» Task brief: Would you transcribe the line that holds "Sum the shortest-path", plus every line beneath it through the end of the data, exactly and with nothing added?

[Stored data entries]
::::::::

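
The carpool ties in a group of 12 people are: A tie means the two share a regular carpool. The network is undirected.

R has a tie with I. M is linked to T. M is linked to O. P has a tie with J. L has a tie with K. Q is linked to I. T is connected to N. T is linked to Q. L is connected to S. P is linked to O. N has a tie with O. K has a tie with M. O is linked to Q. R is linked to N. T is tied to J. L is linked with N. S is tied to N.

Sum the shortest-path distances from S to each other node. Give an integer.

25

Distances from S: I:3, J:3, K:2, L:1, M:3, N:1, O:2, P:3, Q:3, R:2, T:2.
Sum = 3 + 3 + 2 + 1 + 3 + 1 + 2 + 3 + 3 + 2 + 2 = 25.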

::::::::

» Exercise answer:
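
Sum the shortest-path distances from S to each other node. Give an integer.

25

Distances from S: I:3, J:3, K:2, L:1, M:3, N:1, O:2, P:3, Q:3, R:2, T:2.
Sum = 3 + 3 + 2 + 1 + 3 + 1 + 2 + 3 + 3 + 2 + 2 = 25.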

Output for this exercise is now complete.